Requirement - Print out the entries, word for word.

---*---

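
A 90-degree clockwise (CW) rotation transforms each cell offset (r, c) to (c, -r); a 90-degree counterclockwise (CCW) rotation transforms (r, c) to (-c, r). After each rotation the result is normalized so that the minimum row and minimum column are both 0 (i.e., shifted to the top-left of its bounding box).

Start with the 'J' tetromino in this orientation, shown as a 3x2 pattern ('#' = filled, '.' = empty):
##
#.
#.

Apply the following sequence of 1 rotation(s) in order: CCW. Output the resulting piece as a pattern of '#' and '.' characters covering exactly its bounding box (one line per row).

Start:
##
#.
#.
After rotation 1 (CCW):
#..
###

Answer: #..
###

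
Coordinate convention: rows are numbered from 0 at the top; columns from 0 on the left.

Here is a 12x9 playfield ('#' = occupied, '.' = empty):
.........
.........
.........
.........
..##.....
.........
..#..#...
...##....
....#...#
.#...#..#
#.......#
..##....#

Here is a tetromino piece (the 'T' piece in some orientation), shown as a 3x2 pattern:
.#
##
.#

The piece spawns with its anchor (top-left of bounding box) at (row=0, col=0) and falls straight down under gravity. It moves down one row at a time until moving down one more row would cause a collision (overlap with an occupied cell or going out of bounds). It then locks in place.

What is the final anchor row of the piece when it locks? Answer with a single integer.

Spawn at (row=0, col=0). Try each row:
  row 0: fits
  row 1: fits
  row 2: fits
  row 3: fits
  row 4: fits
  row 5: fits
  row 6: fits
  row 7: blocked -> lock at row 6

Answer: 6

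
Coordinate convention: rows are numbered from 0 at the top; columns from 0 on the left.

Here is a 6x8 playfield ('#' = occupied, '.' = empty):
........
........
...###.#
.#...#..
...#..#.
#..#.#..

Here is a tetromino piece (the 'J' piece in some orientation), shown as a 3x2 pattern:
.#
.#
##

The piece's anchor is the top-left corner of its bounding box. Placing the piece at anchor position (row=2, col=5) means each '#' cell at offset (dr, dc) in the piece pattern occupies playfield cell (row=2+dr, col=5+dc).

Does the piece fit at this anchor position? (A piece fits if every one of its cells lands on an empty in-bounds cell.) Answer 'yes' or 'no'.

Answer: no

Derivation:
Check each piece cell at anchor (2, 5):
  offset (0,1) -> (2,6): empty -> OK
  offset (1,1) -> (3,6): empty -> OK
  offset (2,0) -> (4,5): empty -> OK
  offset (2,1) -> (4,6): occupied ('#') -> FAIL
All cells valid: no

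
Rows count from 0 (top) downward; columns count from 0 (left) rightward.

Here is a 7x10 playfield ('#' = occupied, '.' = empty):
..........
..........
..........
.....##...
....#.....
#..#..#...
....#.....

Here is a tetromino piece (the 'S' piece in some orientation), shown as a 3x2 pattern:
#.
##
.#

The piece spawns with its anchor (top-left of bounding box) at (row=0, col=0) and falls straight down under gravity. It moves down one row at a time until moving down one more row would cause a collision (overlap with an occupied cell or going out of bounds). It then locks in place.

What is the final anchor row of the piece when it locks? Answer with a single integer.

Answer: 3

Derivation:
Spawn at (row=0, col=0). Try each row:
  row 0: fits
  row 1: fits
  row 2: fits
  row 3: fits
  row 4: blocked -> lock at row 3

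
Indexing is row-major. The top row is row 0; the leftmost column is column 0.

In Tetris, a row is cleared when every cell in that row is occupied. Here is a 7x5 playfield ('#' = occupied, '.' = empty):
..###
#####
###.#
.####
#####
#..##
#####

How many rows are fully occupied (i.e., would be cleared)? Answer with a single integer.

Check each row:
  row 0: 2 empty cells -> not full
  row 1: 0 empty cells -> FULL (clear)
  row 2: 1 empty cell -> not full
  row 3: 1 empty cell -> not full
  row 4: 0 empty cells -> FULL (clear)
  row 5: 2 empty cells -> not full
  row 6: 0 empty cells -> FULL (clear)
Total rows cleared: 3

Answer: 3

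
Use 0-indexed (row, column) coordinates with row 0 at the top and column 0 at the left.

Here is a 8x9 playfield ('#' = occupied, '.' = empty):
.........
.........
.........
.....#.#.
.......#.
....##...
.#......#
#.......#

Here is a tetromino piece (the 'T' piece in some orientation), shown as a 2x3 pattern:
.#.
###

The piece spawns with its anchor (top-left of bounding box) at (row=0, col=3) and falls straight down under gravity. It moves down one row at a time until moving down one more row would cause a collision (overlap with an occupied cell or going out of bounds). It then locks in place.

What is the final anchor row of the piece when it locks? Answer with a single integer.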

---*---

Written response -
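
A 90-degree clockwise (CW) rotation transforms each cell offset (r, c) to (c, -r); a 90-degree counterclockwise (CCW) rotation transforms (r, c) to (-c, r). After each rotation the result is normalized so that the minimum row and minimum column are both 0 (i.e., shifted to the top-left of its bounding box).

Start with the 'J' tetromino in this orientation, shown as a 3x2 pattern ('#' = filled, '.' = empty):
##
#.
#.

Apply the following sequence of 1 rotation(s) in order: CCW. Output the resulting piece as a pattern of '#' and '.' characters covering exactly its bounding box (one line per row).

Start:
##
#.
#.
After rotation 1 (CCW):
#..
###

Answer: #..
###

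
Coordinate convention: rows are numbered from 0 at the top; columns from 0 on the left.

Here is a 12x9 playfield ('#' = occupied, '.' = empty):
.........
.........
.........
.........
..##.....
.........
..#..#...
...##....
....#...#
.#...#..#
#.......#
..##....#

Here is a tetromino piece (the 'T' piece in some orientation), shown as a 3x2 pattern:
.#
##
.#

The piece spawns with its anchor (top-left of bounding box) at (row=0, col=0) and falls straight down under gravity. It moves down one row at a time until moving down one more row would cause a collision (overlap with an occupied cell or going out of bounds). It then locks in place.

What is the final anchor row of the piece when it locks? Answer with a single integer.

Spawn at (row=0, col=0). Try each row:
  row 0: fits
  row 1: fits
  row 2: fits
  row 3: fits
  row 4: fits
  row 5: fits
  row 6: fits
  row 7: blocked -> lock at row 6

Answer: 6

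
Coordinate convention: rows are numbered from 0 at the top; columns from 0 on the left.

Here is a 6x8 playfield ('#' = occupied, '.' = empty):
........
........
...###.#
.#...#..
...#..#.
#..#.#..

Here is a tetromino piece (the 'J' piece in some orientation), shown as a 3x2 pattern:
.#
.#
##

The piece's anchor is the top-left corner of its bounding box. Placing the piece at anchor position (row=2, col=5) means each '#' cell at offset (dr, dc) in the piece pattern occupies playfield cell (row=2+dr, col=5+dc).

Does the piece fit at this anchor position? (A piece fits if every one of its cells lands on an empty in-bounds cell.) Answer 'yes' or 'no'.

Answer: no

Derivation:
Check each piece cell at anchor (2, 5):
  offset (0,1) -> (2,6): empty -> OK
  offset (1,1) -> (3,6): empty -> OK
  offset (2,0) -> (4,5): empty -> OK
  offset (2,1) -> (4,6): occupied ('#') -> FAIL
All cells valid: no

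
Rows count from 0 (top) downward; columns count from 0 (left) rightward.

Here is a 7x10 playfield ('#' = occupied, '.' = empty):
..........
..........
..........
.....##...
....#.....
#..#..#...
....#.....

Here is a tetromino piece (the 'S' piece in some orientation), shown as a 3x2 pattern:
#.
##
.#

The piece spawns with its anchor (top-left of bounding box) at (row=0, col=0) and falls straight down under gravity. It moves down one row at a time until moving down one more row would cause a collision (overlap with an occupied cell or going out of bounds). It then locks in place.

What is the final anchor row of the piece when it locks? Answer with a single integer.

Answer: 3

Derivation:
Spawn at (row=0, col=0). Try each row:
  row 0: fits
  row 1: fits
  row 2: fits
  row 3: fits
  row 4: blocked -> lock at row 3

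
Indexing is row-major. The top row is row 0; the leftmost column is column 0.

In Tetris, a row is cleared when every cell in that row is occupied. Here is a 7x5 playfield ('#' = occupied, '.' = empty):
..###
#####
###.#
.####
#####
#..##
#####

How many rows are fully occupied (i.e., would be cleared)? Answer with a single integer.

Check each row:
  row 0: 2 empty cells -> not full
  row 1: 0 empty cells -> FULL (clear)
  row 2: 1 empty cell -> not full
  row 3: 1 empty cell -> not full
  row 4: 0 empty cells -> FULL (clear)
  row 5: 2 empty cells -> not full
  row 6: 0 empty cells -> FULL (clear)
Total rows cleared: 3

Answer: 3

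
Use 0-indexed (row, column) coordinates with row 0 at the top and column 0 at the left.

Here is a 8x9 playfield ('#' = occupied, '.' = empty):
.........
.........
.........
.....#.#.
.......#.
....##...
.#......#
#.......#

Here is a tetromino piece (the 'T' piece in some orientation), shown as a 2x3 pattern:
.#.
###

The piece spawns with its anchor (top-left of bounding box) at (row=0, col=3) and falls straight down under gravity. It moves down one row at a time until moving down one more row would cause a collision (overlap with an occupied cell or going out of bounds). It then locks in place.

What is the final anchor row of the piece when it locks? Answer with a single integer.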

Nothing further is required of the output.